Stored items:
+---+

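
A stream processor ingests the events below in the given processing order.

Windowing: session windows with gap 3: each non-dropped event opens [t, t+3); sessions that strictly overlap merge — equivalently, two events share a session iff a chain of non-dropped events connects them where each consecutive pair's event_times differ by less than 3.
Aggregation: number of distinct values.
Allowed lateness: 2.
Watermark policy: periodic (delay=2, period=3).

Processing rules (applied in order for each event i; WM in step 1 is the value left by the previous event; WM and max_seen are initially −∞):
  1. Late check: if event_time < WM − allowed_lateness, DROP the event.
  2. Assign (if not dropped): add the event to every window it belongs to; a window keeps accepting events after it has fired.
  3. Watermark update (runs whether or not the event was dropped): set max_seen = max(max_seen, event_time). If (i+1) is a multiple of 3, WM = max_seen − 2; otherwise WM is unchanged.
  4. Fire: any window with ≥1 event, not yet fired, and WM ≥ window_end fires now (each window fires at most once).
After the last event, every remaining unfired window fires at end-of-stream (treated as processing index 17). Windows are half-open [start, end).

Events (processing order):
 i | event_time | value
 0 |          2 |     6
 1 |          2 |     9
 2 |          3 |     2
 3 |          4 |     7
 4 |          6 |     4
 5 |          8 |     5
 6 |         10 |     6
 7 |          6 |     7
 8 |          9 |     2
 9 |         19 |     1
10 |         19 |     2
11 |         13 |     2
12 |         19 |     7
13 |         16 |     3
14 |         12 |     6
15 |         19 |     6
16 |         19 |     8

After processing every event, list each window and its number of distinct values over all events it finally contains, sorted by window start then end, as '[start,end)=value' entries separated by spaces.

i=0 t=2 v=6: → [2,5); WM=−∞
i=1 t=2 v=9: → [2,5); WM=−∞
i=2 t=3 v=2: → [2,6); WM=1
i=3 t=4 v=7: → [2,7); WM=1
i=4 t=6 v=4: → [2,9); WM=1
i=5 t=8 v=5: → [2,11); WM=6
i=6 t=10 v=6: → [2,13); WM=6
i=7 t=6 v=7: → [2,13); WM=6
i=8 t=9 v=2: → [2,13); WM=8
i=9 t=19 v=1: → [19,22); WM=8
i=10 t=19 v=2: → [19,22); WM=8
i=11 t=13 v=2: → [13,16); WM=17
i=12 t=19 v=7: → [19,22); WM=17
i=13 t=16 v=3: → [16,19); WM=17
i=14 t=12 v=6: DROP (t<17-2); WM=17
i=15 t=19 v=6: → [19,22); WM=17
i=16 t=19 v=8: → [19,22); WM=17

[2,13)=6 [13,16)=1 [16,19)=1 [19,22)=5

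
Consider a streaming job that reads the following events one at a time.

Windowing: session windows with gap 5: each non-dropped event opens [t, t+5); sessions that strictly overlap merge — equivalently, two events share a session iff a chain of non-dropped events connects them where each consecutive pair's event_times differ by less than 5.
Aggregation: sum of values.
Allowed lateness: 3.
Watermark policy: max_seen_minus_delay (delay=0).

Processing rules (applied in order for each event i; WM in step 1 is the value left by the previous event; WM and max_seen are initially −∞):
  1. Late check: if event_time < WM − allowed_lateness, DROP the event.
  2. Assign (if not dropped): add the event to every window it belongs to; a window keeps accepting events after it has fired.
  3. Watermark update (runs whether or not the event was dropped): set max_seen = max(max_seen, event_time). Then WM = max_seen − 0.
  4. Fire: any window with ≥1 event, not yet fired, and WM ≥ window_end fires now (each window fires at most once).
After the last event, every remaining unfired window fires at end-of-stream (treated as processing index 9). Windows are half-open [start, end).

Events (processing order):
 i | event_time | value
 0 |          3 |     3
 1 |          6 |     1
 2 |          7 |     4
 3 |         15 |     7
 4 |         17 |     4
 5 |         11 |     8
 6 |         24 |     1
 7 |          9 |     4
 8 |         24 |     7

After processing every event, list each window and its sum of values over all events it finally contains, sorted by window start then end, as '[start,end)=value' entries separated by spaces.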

+---+

What is being asked -> The required response is a complete, exact copy of the records.

Solution ->
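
A stream processor ingests the events below in the given processing order.

Windowing: session windows with gap 3: each non-dropped event opens [t, t+3); sessions that strictly overlap merge — equivalently, two events share a session iff a chain of non-dropped events connects them where each consecutive pair's event_times differ by less than 3.
Aggregation: number of distinct values.
Allowed lateness: 2.
Watermark policy: periodic (delay=2, period=3).

Processing rules (applied in order for each event i; WM in step 1 is the value left by the previous event; WM and max_seen are initially −∞):
  1. Late check: if event_time < WM − allowed_lateness, DROP the event.
  2. Assign (if not dropped): add the event to every window it belongs to; a window keeps accepting events after it has fired.
  3. Watermark update (runs whether or not the event was dropped): set max_seen = max(max_seen, event_time). If (i+1) is a multiple of 3, WM = max_seen − 2; otherwise WM is unchanged.
  4. Fire: any window with ≥1 event, not yet fired, and WM ≥ window_end fires now (each window fires at most once).
After the last event, every remaining unfired window fires at end-of-stream (treated as processing index 17). Windows are half-open [start, end).

Events (processing order):
 i | event_time | value
 0 |          2 |     6
 1 |          2 |     9
 2 |          3 |     2
 3 |          4 |     7
 4 |          6 |     4
 5 |          8 |     5
 6 |         10 |     6
 7 |          6 |     7
 8 |          9 |     2
 9 |         19 |     1
10 |         19 |     2
11 |         13 |     2
12 |         19 |     7
13 |         16 |     3
14 |         12 |     6
15 |         19 |     6
16 |         19 |     8

After processing every event, list each window and its number of distinct values over all events it finally contains, sorted by window start then end, as '[start,end)=value' entries separated by spaces.

i=0 t=2 v=6: → [2,5); WM=−∞
i=1 t=2 v=9: → [2,5); WM=−∞
i=2 t=3 v=2: → [2,6); WM=1
i=3 t=4 v=7: → [2,7); WM=1
i=4 t=6 v=4: → [2,9); WM=1
i=5 t=8 v=5: → [2,11); WM=6
i=6 t=10 v=6: → [2,13); WM=6
i=7 t=6 v=7: → [2,13); WM=6
i=8 t=9 v=2: → [2,13); WM=8
i=9 t=19 v=1: → [19,22); WM=8
i=10 t=19 v=2: → [19,22); WM=8
i=11 t=13 v=2: → [13,16); WM=17
i=12 t=19 v=7: → [19,22); WM=17
i=13 t=16 v=3: → [16,19); WM=17
i=14 t=12 v=6: DROP (t<17-2); WM=17
i=15 t=19 v=6: → [19,22); WM=17
i=16 t=19 v=8: → [19,22); WM=17

[2,13)=6 [13,16)=1 [16,19)=1 [19,22)=5

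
Consider a streaming job that reads the following events one at a time.

Windowing: session windows with gap 5: each non-dropped event opens [t, t+5); sessions that strictly overlap merge — equivalently, two events share a session iff a chain of non-dropped events connects them where each consecutive pair's event_times differ by less than 5.
Aggregation: sum of values.
Allowed lateness: 3.
Watermark policy: max_seen_minus_delay (delay=0).

Processing rules (applied in order for each event i; WM in step 1 is the value left by the previous event; WM and max_seen are initially −∞):
  1. Late check: if event_time < WM − allowed_lateness, DROP the event.
  2. Assign (if not dropped): add the event to every window it belongs to; a window keeps accepting events after it has fired.
  3. Watermark update (runs whether or not the event was dropped): set max_seen = max(max_seen, event_time). Then WM = max_seen − 0.
  4. Fire: any window with ≥1 event, not yet fired, and WM ≥ window_end fires now (each window fires at most once).
After the last event, every remaining unfired window fires at end-of-stream (treated as processing index 9). Windows are half-open [start, end).

Events (processing order):
 i | event_time | value
 0 |          3 |     3
 1 |          6 |     1
 2 |          7 |     4
 3 |         15 |     7
 4 |         17 |     4
 5 |         11 |     8
 6 |         24 |     1
 7 |          9 |     4
 8 |         24 |     7

After processing every event, list each window and its sum of values over all events it finally contains, sorted by window start then end, as '[start,end)=value' entries separated by spaces.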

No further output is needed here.